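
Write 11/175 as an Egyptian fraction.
1/16 + 1/2800

Greedy algorithm:
11/175: ceiling(175/11) = 16, use 1/16
1/2800: ceiling(2800/1) = 2800, use 1/2800
Result: 11/175 = 1/16 + 1/2800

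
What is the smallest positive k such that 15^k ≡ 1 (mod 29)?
28

29 is prime, so ord(15) divides φ(29) = 28.
Divisors of 28: 1, 2, 4, 7, 14, 28.
Repeated squaring: 15^1 ≡ 15, 15^2 ≡ 22, 15^4 ≡ 20, 15^8 ≡ 23, 15^16 ≡ 7 (mod 29).
Test 15^d mod 29 for each divisor d in increasing order:
15^1 ≡ 15
15^2 ≡ 22
15^4 ≡ 20
15^7 = 15^4·15^2·15^1 ≡ 17
15^14 = 15^8·15^4·15^2 ≡ 28
15^28 = 15^16·15^8·15^4 ≡ 1  ← first divisor giving 1
The order is 28.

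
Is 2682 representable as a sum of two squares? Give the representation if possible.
9² + 51² (a=9, b=51)

Factorization: 2682 = 2 × 3^2 × 149
By Fermat: n is sum of two squares iff every prime p ≡ 3 (mod 4) appears to even power.
All primes ≡ 3 (mod 4) appear to even power.
Search a = 0, 1, 2, … for 2682 - a² a perfect square: first hit at a = 9: 2682 - 81 = 2601 = 51².
2682 = 9² + 51² = 81 + 2601 ✓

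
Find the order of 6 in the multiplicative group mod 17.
16

17 is prime, so ord(6) divides φ(17) = 16.
Divisors of 16: 1, 2, 4, 8, 16.
Repeated squaring: 6^1 ≡ 6, 6^2 ≡ 2, 6^4 ≡ 4, 6^8 ≡ 16, 6^16 ≡ 1 (mod 17).
Test 6^d mod 17 for each divisor d in increasing order:
6^1 ≡ 6
6^2 ≡ 2
6^4 ≡ 4
6^8 ≡ 16
6^16 ≡ 1  ← first divisor giving 1
The order is 16.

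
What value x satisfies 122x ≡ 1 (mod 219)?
149

gcd(122, 219) = 1, so the inverse exists.
Extended Euclidean algorithm on (219, 122):
219 = 1 × 122 + 97  ⟹  97 = (1)·219 + (-1)·122
122 = 1 × 97 + 25  ⟹  25 = (-1)·219 + (2)·122
97 = 3 × 25 + 22  ⟹  22 = (4)·219 + (-7)·122
25 = 1 × 22 + 3  ⟹  3 = (-5)·219 + (9)·122
22 = 7 × 3 + 1  ⟹  1 = (39)·219 + (-70)·122
So (-70)·122 ≡ 1 (mod 219), i.e. 122^(-1) ≡ -70 ≡ 149 (mod 219).
Check: 122 × 149 = 18178 ≡ 1 (mod 219)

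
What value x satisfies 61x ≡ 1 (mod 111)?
91

gcd(61, 111) = 1, so the inverse exists.
Extended Euclidean algorithm on (111, 61):
111 = 1 × 61 + 50  ⟹  50 = (1)·111 + (-1)·61
61 = 1 × 50 + 11  ⟹  11 = (-1)·111 + (2)·61
50 = 4 × 11 + 6  ⟹  6 = (5)·111 + (-9)·61
11 = 1 × 6 + 5  ⟹  5 = (-6)·111 + (11)·61
6 = 1 × 5 + 1  ⟹  1 = (11)·111 + (-20)·61
So (-20)·61 ≡ 1 (mod 111), i.e. 61^(-1) ≡ -20 ≡ 91 (mod 111).
Check: 61 × 91 = 5551 ≡ 1 (mod 111)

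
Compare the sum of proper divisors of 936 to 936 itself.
abundant

Proper divisors of 936: sum = 1 + 2 + 3 + 4 + 6 + 8 + 9 + 12 + ... + 156 + 234 + 312 + 468 (23 divisors) = 1794
Since 1794 > 936, 936 is abundant.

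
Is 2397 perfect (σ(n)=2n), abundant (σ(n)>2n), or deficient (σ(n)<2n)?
deficient

Proper divisors of 2397: sum = 1 + 3 + 17 + 47 + 51 + 141 + 799 = 1059
Since 1059 < 2397, 2397 is deficient.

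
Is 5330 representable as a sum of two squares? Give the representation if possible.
1² + 73² (a=1, b=73)

Factorization: 5330 = 2 × 5 × 13 × 41
By Fermat: n is sum of two squares iff every prime p ≡ 3 (mod 4) appears to even power.
All primes ≡ 3 (mod 4) appear to even power.
Search a = 0, 1, 2, … for 5330 - a² a perfect square: first hit at a = 1: 5330 - 1 = 5329 = 73².
5330 = 1² + 73² = 1 + 5329 ✓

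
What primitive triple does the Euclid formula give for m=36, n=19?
(935, 1368, 1657)

Euclid's formula: a = m² - n², b = 2mn, c = m² + n²
m = 36, n = 19
a = 36² - 19² = 1296 - 361 = 935
b = 2 × 36 × 19 = 1368
c = 36² + 19² = 1296 + 361 = 1657
Verification: 935² + 1368² = 874225 + 1871424 = 2745649 = 1657² ✓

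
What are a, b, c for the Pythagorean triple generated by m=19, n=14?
(165, 532, 557)

Euclid's formula: a = m² - n², b = 2mn, c = m² + n²
m = 19, n = 14
a = 19² - 14² = 361 - 196 = 165
b = 2 × 19 × 14 = 532
c = 19² + 14² = 361 + 196 = 557
Verification: 165² + 532² = 27225 + 283024 = 310249 = 557² ✓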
******
_WHAT THE TASK REQUIRES_:
Your answer must be the line with "What are a, b, c" and all lines after it through the final line of the entries, copied exactly and with nothing added.

_RESPONSE AREA_:
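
What are a, b, c for the Pythagorean triple generated by m=19, n=14?
(165, 532, 557)

Euclid's formula: a = m² - n², b = 2mn, c = m² + n²
m = 19, n = 14
a = 19² - 14² = 361 - 196 = 165
b = 2 × 19 × 14 = 532
c = 19² + 14² = 361 + 196 = 557
Verification: 165² + 532² = 27225 + 283024 = 310249 = 557² ✓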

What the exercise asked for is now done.